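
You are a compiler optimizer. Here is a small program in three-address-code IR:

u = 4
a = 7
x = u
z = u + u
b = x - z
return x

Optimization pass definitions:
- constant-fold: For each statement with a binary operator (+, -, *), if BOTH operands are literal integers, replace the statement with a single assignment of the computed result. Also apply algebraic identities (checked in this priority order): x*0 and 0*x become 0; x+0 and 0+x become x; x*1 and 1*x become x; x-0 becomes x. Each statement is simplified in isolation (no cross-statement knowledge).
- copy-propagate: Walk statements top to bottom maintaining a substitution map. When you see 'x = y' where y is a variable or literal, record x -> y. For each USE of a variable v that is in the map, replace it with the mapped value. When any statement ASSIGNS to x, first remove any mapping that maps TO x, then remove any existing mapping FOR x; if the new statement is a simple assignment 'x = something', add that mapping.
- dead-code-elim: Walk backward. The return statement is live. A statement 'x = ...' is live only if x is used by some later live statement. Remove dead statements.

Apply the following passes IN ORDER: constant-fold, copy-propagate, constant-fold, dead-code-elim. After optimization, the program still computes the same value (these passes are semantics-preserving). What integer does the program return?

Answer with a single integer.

Initial IR:
  u = 4
  a = 7
  x = u
  z = u + u
  b = x - z
  return x
After constant-fold (6 stmts):
  u = 4
  a = 7
  x = u
  z = u + u
  b = x - z
  return x
After copy-propagate (6 stmts):
  u = 4
  a = 7
  x = 4
  z = 4 + 4
  b = 4 - z
  return 4
After constant-fold (6 stmts):
  u = 4
  a = 7
  x = 4
  z = 8
  b = 4 - z
  return 4
After dead-code-elim (1 stmts):
  return 4
Evaluate:
  u = 4  =>  u = 4
  a = 7  =>  a = 7
  x = u  =>  x = 4
  z = u + u  =>  z = 8
  b = x - z  =>  b = -4
  return x = 4

Answer: 4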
● ● ● ●
_WORK TO COMPLETE_.
Retype exactly the span of lines from the one with "- dead-code-elim: Walk" through the one with "Apply the following"; include both ends and omit the rest of the material.

_RESPONSE_.
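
- dead-code-elim: Walk backward. The return statement is live. A statement 'x = ...' is live only if x is used by some later live statement. Remove dead statements.

Apply the following passes IN ORDER: constant-fold, copy-propagate, constant-fold, dead-code-elim. After optimization, the program still computes the same value (these passes are semantics-preserving). What integer does the program return?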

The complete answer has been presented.